**Entries taken from a collection:**
<<<<

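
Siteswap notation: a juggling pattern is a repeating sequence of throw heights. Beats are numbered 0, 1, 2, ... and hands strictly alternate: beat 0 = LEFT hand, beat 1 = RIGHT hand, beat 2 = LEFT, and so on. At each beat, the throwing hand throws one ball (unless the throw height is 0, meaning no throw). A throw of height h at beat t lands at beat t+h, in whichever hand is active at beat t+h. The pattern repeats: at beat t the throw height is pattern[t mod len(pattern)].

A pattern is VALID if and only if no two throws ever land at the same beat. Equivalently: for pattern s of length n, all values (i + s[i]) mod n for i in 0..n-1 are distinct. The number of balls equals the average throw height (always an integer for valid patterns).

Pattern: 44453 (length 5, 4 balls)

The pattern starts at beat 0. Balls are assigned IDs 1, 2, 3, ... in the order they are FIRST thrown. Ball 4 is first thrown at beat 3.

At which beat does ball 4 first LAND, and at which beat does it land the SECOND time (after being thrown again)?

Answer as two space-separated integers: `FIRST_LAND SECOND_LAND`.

Answer: 8 13

Derivation:
Beat 0 (L): throw ball1 h=4 -> lands@4:L; in-air after throw: [b1@4:L]
Beat 1 (R): throw ball2 h=4 -> lands@5:R; in-air after throw: [b1@4:L b2@5:R]
Beat 2 (L): throw ball3 h=4 -> lands@6:L; in-air after throw: [b1@4:L b2@5:R b3@6:L]
Beat 3 (R): throw ball4 h=5 -> lands@8:L; in-air after throw: [b1@4:L b2@5:R b3@6:L b4@8:L]
Beat 4 (L): throw ball1 h=3 -> lands@7:R; in-air after throw: [b2@5:R b3@6:L b1@7:R b4@8:L]
Beat 5 (R): throw ball2 h=4 -> lands@9:R; in-air after throw: [b3@6:L b1@7:R b4@8:L b2@9:R]
Beat 6 (L): throw ball3 h=4 -> lands@10:L; in-air after throw: [b1@7:R b4@8:L b2@9:R b3@10:L]
Beat 7 (R): throw ball1 h=4 -> lands@11:R; in-air after throw: [b4@8:L b2@9:R b3@10:L b1@11:R]
Beat 8 (L): throw ball4 h=5 -> lands@13:R; in-air after throw: [b2@9:R b3@10:L b1@11:R b4@13:R]
Beat 9 (R): throw ball2 h=3 -> lands@12:L; in-air after throw: [b3@10:L b1@11:R b2@12:L b4@13:R]
Beat 10 (L): throw ball3 h=4 -> lands@14:L; in-air after throw: [b1@11:R b2@12:L b4@13:R b3@14:L]
Beat 11 (R): throw ball1 h=4 -> lands@15:R; in-air after throw: [b2@12:L b4@13:R b3@14:L b1@15:R]
Beat 12 (L): throw ball2 h=4 -> lands@16:L; in-air after throw: [b4@13:R b3@14:L b1@15:R b2@16:L]
Beat 13 (R): throw ball4 h=5 -> lands@18:L; in-air after throw: [b3@14:L b1@15:R b2@16:L b4@18:L]
Ball 4: thrown@3 h=5 -> first land @8; rethrown@8 h=5 -> second land @13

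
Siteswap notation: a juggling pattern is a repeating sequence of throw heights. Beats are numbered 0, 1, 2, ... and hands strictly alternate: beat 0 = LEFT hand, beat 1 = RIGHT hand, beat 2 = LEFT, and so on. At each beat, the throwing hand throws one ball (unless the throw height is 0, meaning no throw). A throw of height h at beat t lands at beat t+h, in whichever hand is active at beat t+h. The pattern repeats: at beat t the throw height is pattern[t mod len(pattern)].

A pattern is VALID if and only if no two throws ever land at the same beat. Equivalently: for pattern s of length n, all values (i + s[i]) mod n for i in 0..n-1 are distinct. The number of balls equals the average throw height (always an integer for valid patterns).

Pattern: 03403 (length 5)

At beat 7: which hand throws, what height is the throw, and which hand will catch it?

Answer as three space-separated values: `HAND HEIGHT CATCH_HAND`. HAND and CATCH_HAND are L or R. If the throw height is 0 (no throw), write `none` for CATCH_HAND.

Answer: R 4 R

Derivation:
Beat 7: 7 mod 2 = 1, so hand = R
Throw height = pattern[7 mod 5] = pattern[2] = 4
Lands at beat 7+4=11, 11 mod 2 = 1, so catch hand = R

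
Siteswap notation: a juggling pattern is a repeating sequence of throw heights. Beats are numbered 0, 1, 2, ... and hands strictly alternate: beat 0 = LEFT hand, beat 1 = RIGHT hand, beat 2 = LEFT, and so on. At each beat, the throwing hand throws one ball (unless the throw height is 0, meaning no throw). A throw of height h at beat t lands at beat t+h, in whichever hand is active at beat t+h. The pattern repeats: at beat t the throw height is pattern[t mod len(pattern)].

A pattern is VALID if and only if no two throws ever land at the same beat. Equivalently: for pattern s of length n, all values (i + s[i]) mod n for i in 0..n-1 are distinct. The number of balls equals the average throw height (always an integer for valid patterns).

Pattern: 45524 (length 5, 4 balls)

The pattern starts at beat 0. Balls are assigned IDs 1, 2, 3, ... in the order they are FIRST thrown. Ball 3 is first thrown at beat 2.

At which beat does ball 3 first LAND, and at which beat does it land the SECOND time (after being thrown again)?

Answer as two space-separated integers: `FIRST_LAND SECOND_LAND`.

Beat 0 (L): throw ball1 h=4 -> lands@4:L; in-air after throw: [b1@4:L]
Beat 1 (R): throw ball2 h=5 -> lands@6:L; in-air after throw: [b1@4:L b2@6:L]
Beat 2 (L): throw ball3 h=5 -> lands@7:R; in-air after throw: [b1@4:L b2@6:L b3@7:R]
Beat 3 (R): throw ball4 h=2 -> lands@5:R; in-air after throw: [b1@4:L b4@5:R b2@6:L b3@7:R]
Beat 4 (L): throw ball1 h=4 -> lands@8:L; in-air after throw: [b4@5:R b2@6:L b3@7:R b1@8:L]
Beat 5 (R): throw ball4 h=4 -> lands@9:R; in-air after throw: [b2@6:L b3@7:R b1@8:L b4@9:R]
Beat 6 (L): throw ball2 h=5 -> lands@11:R; in-air after throw: [b3@7:R b1@8:L b4@9:R b2@11:R]
Beat 7 (R): throw ball3 h=5 -> lands@12:L; in-air after throw: [b1@8:L b4@9:R b2@11:R b3@12:L]
Beat 8 (L): throw ball1 h=2 -> lands@10:L; in-air after throw: [b4@9:R b1@10:L b2@11:R b3@12:L]
Beat 9 (R): throw ball4 h=4 -> lands@13:R; in-air after throw: [b1@10:L b2@11:R b3@12:L b4@13:R]
Beat 10 (L): throw ball1 h=4 -> lands@14:L; in-air after throw: [b2@11:R b3@12:L b4@13:R b1@14:L]
Beat 11 (R): throw ball2 h=5 -> lands@16:L; in-air after throw: [b3@12:L b4@13:R b1@14:L b2@16:L]
Beat 12 (L): throw ball3 h=5 -> lands@17:R; in-air after throw: [b4@13:R b1@14:L b2@16:L b3@17:R]
Ball 3: thrown@2 h=5 -> first land @7; rethrown@7 h=5 -> second land @12

Answer: 7 12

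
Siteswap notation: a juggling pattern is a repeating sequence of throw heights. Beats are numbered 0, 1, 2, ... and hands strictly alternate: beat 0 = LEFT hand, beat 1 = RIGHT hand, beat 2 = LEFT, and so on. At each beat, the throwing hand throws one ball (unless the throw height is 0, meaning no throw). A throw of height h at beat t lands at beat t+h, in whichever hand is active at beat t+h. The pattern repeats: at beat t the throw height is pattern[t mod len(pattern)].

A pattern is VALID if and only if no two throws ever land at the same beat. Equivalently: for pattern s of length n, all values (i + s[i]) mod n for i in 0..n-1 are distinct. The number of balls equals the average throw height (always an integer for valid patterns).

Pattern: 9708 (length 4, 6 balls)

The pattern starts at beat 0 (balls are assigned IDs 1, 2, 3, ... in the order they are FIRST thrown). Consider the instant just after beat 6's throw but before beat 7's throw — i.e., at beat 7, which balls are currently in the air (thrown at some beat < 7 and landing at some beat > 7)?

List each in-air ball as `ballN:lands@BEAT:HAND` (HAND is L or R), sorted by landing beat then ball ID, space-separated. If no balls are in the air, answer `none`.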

>>>>

**Exercise prompt:**
Both the first line of the data above and the line with "thrown at beat 3." must be included; please return exactly those lines and the ones between them.

**Task output:**
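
Siteswap notation: a juggling pattern is a repeating sequence of throw heights. Beats are numbered 0, 1, 2, ... and hands strictly alternate: beat 0 = LEFT hand, beat 1 = RIGHT hand, beat 2 = LEFT, and so on. At each beat, the throwing hand throws one ball (unless the throw height is 0, meaning no throw). A throw of height h at beat t lands at beat t+h, in whichever hand is active at beat t+h. The pattern repeats: at beat t the throw height is pattern[t mod len(pattern)].

A pattern is VALID if and only if no two throws ever land at the same beat. Equivalently: for pattern s of length n, all values (i + s[i]) mod n for i in 0..n-1 are distinct. The number of balls equals the average throw height (always an integer for valid patterns).

Pattern: 44453 (length 5, 4 balls)

The pattern starts at beat 0. Balls are assigned IDs 1, 2, 3, ... in the order they are FIRST thrown. Ball 4 is first thrown at beat 3.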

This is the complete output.